*** Opening of Given records ***

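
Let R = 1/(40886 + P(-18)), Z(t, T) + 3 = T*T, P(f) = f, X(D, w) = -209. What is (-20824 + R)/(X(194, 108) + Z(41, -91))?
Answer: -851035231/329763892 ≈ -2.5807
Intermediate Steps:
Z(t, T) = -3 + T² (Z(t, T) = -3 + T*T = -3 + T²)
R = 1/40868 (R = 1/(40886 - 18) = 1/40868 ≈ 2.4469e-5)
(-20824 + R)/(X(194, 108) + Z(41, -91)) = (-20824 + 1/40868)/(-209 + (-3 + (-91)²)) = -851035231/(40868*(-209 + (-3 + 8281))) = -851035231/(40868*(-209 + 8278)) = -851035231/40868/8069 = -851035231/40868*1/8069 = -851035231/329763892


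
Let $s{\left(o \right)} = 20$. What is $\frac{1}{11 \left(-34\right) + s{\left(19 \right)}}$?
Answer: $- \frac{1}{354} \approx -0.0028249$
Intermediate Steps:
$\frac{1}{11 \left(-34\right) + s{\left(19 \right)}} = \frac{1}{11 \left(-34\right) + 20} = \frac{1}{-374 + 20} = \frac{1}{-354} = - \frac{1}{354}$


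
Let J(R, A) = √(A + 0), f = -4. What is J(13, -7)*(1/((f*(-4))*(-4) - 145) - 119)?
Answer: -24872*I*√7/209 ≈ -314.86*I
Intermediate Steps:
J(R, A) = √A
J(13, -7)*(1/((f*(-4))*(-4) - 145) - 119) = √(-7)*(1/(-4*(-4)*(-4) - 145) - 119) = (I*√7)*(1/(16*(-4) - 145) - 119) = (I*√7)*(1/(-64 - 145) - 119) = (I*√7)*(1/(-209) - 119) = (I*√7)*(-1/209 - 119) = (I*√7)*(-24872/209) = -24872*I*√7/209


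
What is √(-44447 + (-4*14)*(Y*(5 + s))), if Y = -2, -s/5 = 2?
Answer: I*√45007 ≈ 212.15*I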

*** Close of Given records ***

Task prompt:
Your answer should be one number: how many lines of the records hold "What".

Response:
4